◆ **Data under study**:
┄┄┄┄┄┄┄┄┄┄

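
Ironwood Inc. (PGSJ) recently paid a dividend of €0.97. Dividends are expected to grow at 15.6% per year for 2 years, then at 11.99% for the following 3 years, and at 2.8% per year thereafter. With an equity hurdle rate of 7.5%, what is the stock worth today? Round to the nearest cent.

€33.56

Three-stage DDM. Project D₁…D_5; terminal Gordon value at t=5 with g = 0.028; discount at r = 0.075.
D_1 = 1.1213
D_2 = 1.2962
D_3 = 1.4517
D_4 = 1.6257
D_5 = 1.8206
TV_5 = 1.8716/(0.075−0.028) = 39.8218
P₀ = Σ Dₜ/(1+r)ᵗ + TV_5/(1+r)^5 = 33.5570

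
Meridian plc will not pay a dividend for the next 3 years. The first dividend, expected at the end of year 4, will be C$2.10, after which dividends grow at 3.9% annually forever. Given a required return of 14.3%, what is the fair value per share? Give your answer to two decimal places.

C$13.52

Deferred-dividend DDM. At t=3 the remaining stream is a growing perpetuity with first payment D_4 = 2.10.
V_3 = D_4/(r−g) = 2.10/(0.143−0.039) = 20.1923
P₀ = V_3/(1+r)^3 = 20.1923/(1+0.143)^3 = 13.5222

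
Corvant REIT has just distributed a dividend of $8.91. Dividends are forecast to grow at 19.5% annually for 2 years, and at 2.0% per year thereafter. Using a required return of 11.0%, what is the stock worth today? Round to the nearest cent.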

┄┄┄┄┄┄┄┄┄┄

◆ **Exercise**: The line with "Meridian plc will" through the last line of the data: write these out exactly, and no others.

◆ **Task output**:
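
Meridian plc will not pay a dividend for the next 3 years. The first dividend, expected at the end of year 4, will be C$2.10, after which dividends grow at 3.9% annually forever. Given a required return of 14.3%, what is the fair value per share? Give your answer to two decimal places.

C$13.52

Deferred-dividend DDM. At t=3 the remaining stream is a growing perpetuity with first payment D_4 = 2.10.
V_3 = D_4/(r−g) = 2.10/(0.143−0.039) = 20.1923
P₀ = V_3/(1+r)^3 = 20.1923/(1+0.143)^3 = 13.5222

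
Corvant REIT has just distributed a dividend of $8.91. Dividends are forecast to grow at 19.5% annually for 2 years, and at 2.0% per year thereafter. Using a required return of 11.0%, what is the stock worth today? Round to the nearest cent.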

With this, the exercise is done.